# Problem details
An exact copy of the whole listing is required.

# Supplied information

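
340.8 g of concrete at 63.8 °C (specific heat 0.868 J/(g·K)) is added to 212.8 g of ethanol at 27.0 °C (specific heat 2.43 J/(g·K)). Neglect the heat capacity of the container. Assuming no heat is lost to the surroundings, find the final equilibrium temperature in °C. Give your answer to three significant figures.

Heat lost by concrete = heat gained by ethanol.
(340.8)(0.868)(63.8 − T) = (212.8)(2.43)(T − 27.0)
295.8144 (63.8 − T) = 517.104 (T − 27.0)
18873 − 295.8144 T = 517.104 T − 13962
32835 = 812.9184 T
T = 40.39 °C

T_f = 40.4 °C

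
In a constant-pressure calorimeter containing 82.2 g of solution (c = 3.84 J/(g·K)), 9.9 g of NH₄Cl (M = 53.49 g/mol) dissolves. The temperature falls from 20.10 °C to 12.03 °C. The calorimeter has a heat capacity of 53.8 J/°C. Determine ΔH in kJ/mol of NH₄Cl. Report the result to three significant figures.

|ΔT| = |12.03 − 20.10| = 8.07 °C
|q_surr| = (82.2 × 3.84 + 53.8) × 8.07 = 369.448 × 8.07 = 2981 J
n(NH₄Cl) = 9.9 / 53.49 = 0.1851 mol
Temperature fell, so q_rxn = +|q_surr| = 2.981 kJ
ΔH = q_rxn / n = 16.10 kJ/mol

ΔH = 16.1 kJ/mol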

# Response
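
340.8 g of concrete at 63.8 °C (specific heat 0.868 J/(g·K)) is added to 212.8 g of ethanol at 27.0 °C (specific heat 2.43 J/(g·K)). Neglect the heat capacity of the container. Assuming no heat is lost to the surroundings, find the final equilibrium temperature in °C. Give your answer to three significant figures.

Heat lost by concrete = heat gained by ethanol.
(340.8)(0.868)(63.8 − T) = (212.8)(2.43)(T − 27.0)
295.8144 (63.8 − T) = 517.104 (T − 27.0)
18873 − 295.8144 T = 517.104 T − 13962
32835 = 812.9184 T
T = 40.39 °C

T_f = 40.4 °C

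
In a constant-pressure calorimeter containing 82.2 g of solution (c = 3.84 J/(g·K)), 9.9 g of NH₄Cl (M = 53.49 g/mol) dissolves. The temperature falls from 20.10 °C to 12.03 °C. The calorimeter has a heat capacity of 53.8 J/°C. Determine ΔH in kJ/mol of NH₄Cl. Report the result to three significant figures.

|ΔT| = |12.03 − 20.10| = 8.07 °C
|q_surr| = (82.2 × 3.84 + 53.8) × 8.07 = 369.448 × 8.07 = 2981 J
n(NH₄Cl) = 9.9 / 53.49 = 0.1851 mol
Temperature fell, so q_rxn = +|q_surr| = 2.981 kJ
ΔH = q_rxn / n = 16.10 kJ/mol

ΔH = 16.1 kJ/mol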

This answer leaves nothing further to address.